#### [Records supplied]
»»

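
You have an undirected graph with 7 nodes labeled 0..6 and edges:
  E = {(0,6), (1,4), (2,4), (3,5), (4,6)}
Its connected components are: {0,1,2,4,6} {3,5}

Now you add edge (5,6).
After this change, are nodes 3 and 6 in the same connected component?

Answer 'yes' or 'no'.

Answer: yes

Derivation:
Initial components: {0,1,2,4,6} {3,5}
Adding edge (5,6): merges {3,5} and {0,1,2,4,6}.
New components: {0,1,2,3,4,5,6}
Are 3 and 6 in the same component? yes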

««
»»

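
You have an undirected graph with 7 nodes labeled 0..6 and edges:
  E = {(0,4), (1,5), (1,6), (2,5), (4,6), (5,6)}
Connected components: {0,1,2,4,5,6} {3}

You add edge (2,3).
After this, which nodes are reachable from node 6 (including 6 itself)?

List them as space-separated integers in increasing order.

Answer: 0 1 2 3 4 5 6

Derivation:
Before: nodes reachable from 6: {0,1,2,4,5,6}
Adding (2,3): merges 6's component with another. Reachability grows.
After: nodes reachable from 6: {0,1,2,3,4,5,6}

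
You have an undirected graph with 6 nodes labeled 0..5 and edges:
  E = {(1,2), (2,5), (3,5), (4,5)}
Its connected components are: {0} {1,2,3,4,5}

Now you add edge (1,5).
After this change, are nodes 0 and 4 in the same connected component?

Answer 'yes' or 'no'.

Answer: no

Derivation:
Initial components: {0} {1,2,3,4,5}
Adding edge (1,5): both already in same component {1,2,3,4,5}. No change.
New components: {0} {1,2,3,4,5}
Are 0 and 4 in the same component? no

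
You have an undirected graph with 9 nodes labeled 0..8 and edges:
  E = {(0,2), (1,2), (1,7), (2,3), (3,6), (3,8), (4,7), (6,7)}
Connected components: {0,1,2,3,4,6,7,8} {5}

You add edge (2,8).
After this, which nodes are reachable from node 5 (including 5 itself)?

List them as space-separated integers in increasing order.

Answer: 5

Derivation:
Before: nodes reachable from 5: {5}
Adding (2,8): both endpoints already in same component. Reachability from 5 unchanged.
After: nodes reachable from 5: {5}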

««

Wherever "labeled" appears in a line of the entries, copy that line.

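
You have an undirected graph with 7 nodes labeled 0..6 and edges:
You have an undirected graph with 7 nodes labeled 0..6 and edges:
You have an undirected graph with 6 nodes labeled 0..5 and edges:
You have an undirected graph with 9 nodes labeled 0..8 and edges: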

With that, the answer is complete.